* EXERCISE PROMPT *
Leave every entry as it is and write the data out in full.

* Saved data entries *
· · ·
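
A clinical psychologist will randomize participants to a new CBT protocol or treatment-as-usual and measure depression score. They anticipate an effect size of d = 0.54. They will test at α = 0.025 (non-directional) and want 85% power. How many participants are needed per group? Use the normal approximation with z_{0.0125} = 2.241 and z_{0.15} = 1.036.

n = 74 per group

For two independent groups with equal n: n = 2·((z_{α/2} + z_β) / d)².
z_{α/2} + z_β = 2.241 + 1.036 = 3.277.
n = 2 × (3.277 / 0.54)² = 2 × 6.069² = 2 × 36.83 = 73.7.
Round up to the next whole participant.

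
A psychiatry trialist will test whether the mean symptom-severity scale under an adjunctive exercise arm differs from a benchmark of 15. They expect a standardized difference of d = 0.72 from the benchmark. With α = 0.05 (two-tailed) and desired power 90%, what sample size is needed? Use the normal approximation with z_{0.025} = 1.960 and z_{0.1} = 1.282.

n = 21

For a one-sample test: n = ((z_{α/2} + z_β) / d)².
z_{α/2} + z_β = 1.960 + 1.282 = 3.242.
n = (3.242 / 0.72)² = 4.503² = 20.28.
Round up.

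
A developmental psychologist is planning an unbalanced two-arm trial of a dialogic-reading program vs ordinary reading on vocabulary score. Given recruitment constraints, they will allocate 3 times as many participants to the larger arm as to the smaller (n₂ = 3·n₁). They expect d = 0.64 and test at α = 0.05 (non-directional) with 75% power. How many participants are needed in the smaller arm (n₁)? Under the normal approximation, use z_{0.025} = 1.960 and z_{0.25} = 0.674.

With allocation ratio k = n₂/n₁ = 3, Var(x̄₁−x̄₂) = σ²(1/n₁ + 1/(k·n₁)) = σ²·(k+1)/(k·n₁).
So n₁ = (1 + 1/k)·((z_{α/2} + z_β)/d)² = 1.333 × (2.634/0.64)².
n₁ = 1.333 × 16.94 = 22.6.
Round up: n₁ = 23, giving n₂ = 3 × 23 = 69.

n₁ = 23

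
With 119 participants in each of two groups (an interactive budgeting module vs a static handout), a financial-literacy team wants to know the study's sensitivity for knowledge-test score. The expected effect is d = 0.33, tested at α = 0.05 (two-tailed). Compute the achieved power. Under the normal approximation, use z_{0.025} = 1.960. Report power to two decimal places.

power ≈ 0.72

For two equal groups, power = Φ(d·√(n/2) − z_{α/2}).
d·√(n/2) = 0.33 × √(119/2) = 0.33 × 7.714 = 2.545.
z_β = 2.545 − 1.960 = 0.585.
Power = Φ(0.585) = 0.721.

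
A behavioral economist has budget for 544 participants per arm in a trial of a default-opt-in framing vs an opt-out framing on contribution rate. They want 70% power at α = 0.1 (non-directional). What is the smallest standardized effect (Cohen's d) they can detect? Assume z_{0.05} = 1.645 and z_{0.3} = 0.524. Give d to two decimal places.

d_min ≈ 0.13

For two independent groups of n = 544 each: d_min = (z_{α/2} + z_β)·√(2/n).
z-sum = 1.645 + 0.524 = 2.169.
d_min = 2.169 × √(2/544) = 2.169 × 0.0606 = 0.132.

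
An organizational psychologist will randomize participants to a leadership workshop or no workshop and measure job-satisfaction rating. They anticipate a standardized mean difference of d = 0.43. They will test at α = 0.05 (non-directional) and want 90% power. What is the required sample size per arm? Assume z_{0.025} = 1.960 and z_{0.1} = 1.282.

For two independent groups with equal n: n = 2·((z_{α/2} + z_β) / d)².
z_{α/2} + z_β = 1.960 + 1.282 = 3.242.
n = 2 × (3.242 / 0.43)² = 2 × 7.540² = 2 × 56.84 = 113.7.
Round up to the next whole participant.

n = 114 per group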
· · ·
* RESULT OF THE TASK *
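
A clinical psychologist will randomize participants to a new CBT protocol or treatment-as-usual and measure depression score. They anticipate an effect size of d = 0.54. They will test at α = 0.025 (non-directional) and want 85% power. How many participants are needed per group? Use the normal approximation with z_{0.0125} = 2.241 and z_{0.15} = 1.036.

n = 74 per group

For two independent groups with equal n: n = 2·((z_{α/2} + z_β) / d)².
z_{α/2} + z_β = 2.241 + 1.036 = 3.277.
n = 2 × (3.277 / 0.54)² = 2 × 6.069² = 2 × 36.83 = 73.7.
Round up to the next whole participant.

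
A psychiatry trialist will test whether the mean symptom-severity scale under an adjunctive exercise arm differs from a benchmark of 15. They expect a standardized difference of d = 0.72 from the benchmark. With α = 0.05 (two-tailed) and desired power 90%, what sample size is needed? Use the normal approximation with z_{0.025} = 1.960 and z_{0.1} = 1.282.

n = 21

For a one-sample test: n = ((z_{α/2} + z_β) / d)².
z_{α/2} + z_β = 1.960 + 1.282 = 3.242.
n = (3.242 / 0.72)² = 4.503² = 20.28.
Round up.

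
A developmental psychologist is planning an unbalanced two-arm trial of a dialogic-reading program vs ordinary reading on vocabulary score. Given recruitment constraints, they will allocate 3 times as many participants to the larger arm as to the smaller (n₂ = 3·n₁). They expect d = 0.64 and test at α = 0.05 (non-directional) with 75% power. How many participants are needed in the smaller arm (n₁)? Under the normal approximation, use z_{0.025} = 1.960 and z_{0.25} = 0.674.

With allocation ratio k = n₂/n₁ = 3, Var(x̄₁−x̄₂) = σ²(1/n₁ + 1/(k·n₁)) = σ²·(k+1)/(k·n₁).
So n₁ = (1 + 1/k)·((z_{α/2} + z_β)/d)² = 1.333 × (2.634/0.64)².
n₁ = 1.333 × 16.94 = 22.6.
Round up: n₁ = 23, giving n₂ = 3 × 23 = 69.

n₁ = 23

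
With 119 participants in each of two groups (an interactive budgeting module vs a static handout), a financial-literacy team wants to know the study's sensitivity for knowledge-test score. The expected effect is d = 0.33, tested at α = 0.05 (two-tailed). Compute the achieved power. Under the normal approximation, use z_{0.025} = 1.960. Report power to two decimal places.

power ≈ 0.72

For two equal groups, power = Φ(d·√(n/2) − z_{α/2}).
d·√(n/2) = 0.33 × √(119/2) = 0.33 × 7.714 = 2.545.
z_β = 2.545 − 1.960 = 0.585.
Power = Φ(0.585) = 0.721.

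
A behavioral economist has budget for 544 participants per arm in a trial of a default-opt-in framing vs an opt-out framing on contribution rate. They want 70% power at α = 0.1 (non-directional). What is the smallest standardized effect (Cohen's d) they can detect? Assume z_{0.05} = 1.645 and z_{0.3} = 0.524. Give d to two decimal places.

d_min ≈ 0.13

For two independent groups of n = 544 each: d_min = (z_{α/2} + z_β)·√(2/n).
z-sum = 1.645 + 0.524 = 2.169.
d_min = 2.169 × √(2/544) = 2.169 × 0.0606 = 0.132.

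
An organizational psychologist will randomize participants to a leadership workshop or no workshop and measure job-satisfaction rating. They anticipate a standardized mean difference of d = 0.43. They will test at α = 0.05 (non-directional) and want 90% power. What is the required sample size per arm? Assume z_{0.025} = 1.960 and z_{0.1} = 1.282.

For two independent groups with equal n: n = 2·((z_{α/2} + z_β) / d)².
z_{α/2} + z_β = 1.960 + 1.282 = 3.242.
n = 2 × (3.242 / 0.43)² = 2 × 7.540² = 2 × 56.84 = 113.7.
Round up to the next whole participant.

n = 114 per group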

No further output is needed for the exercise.